* Try it: Retype, word for word, each line between the lines holding "For service-level design, the" and "Take (Lr or", inclusive, and leave the rest of the data alone.

*** Data in this exercise Section Begins ***

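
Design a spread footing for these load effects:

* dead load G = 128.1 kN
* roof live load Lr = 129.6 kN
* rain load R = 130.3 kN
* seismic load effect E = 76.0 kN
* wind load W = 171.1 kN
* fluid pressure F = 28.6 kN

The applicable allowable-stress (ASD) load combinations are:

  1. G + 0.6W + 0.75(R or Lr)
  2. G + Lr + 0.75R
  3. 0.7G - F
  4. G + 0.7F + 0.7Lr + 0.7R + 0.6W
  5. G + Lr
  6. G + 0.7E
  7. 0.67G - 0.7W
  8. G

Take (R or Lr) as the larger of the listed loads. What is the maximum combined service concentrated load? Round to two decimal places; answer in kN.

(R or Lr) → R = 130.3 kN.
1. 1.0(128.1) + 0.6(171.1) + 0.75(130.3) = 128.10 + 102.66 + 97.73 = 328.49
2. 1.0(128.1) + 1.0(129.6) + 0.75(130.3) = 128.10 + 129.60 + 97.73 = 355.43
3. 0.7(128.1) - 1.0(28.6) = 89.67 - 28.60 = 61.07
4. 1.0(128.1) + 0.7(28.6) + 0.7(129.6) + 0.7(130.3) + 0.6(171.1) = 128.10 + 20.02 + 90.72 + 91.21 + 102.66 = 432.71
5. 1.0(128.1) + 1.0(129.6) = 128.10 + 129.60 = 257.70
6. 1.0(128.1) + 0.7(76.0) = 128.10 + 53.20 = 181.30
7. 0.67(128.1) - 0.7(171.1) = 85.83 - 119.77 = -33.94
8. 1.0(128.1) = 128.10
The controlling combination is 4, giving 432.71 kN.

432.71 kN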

*** Data in this exercise Section Ends ***
*** Data in this exercise Section Begins ***

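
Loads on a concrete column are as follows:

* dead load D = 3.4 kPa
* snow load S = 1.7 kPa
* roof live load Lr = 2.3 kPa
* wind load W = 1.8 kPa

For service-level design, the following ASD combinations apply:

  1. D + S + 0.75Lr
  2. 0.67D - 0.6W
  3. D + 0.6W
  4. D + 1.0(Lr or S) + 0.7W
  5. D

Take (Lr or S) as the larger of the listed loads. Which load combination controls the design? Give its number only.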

*** Data in this exercise Section Ends ***

* Output of the exercise:
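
For service-level design, the following ASD combinations apply:

  1. D + S + 0.75Lr
  2. 0.67D - 0.6W
  3. D + 0.6W
  4. D + 1.0(Lr or S) + 0.7W
  5. D

Take (Lr or S) as the larger of the listed loads. Which load combination controls the design? Give its number only.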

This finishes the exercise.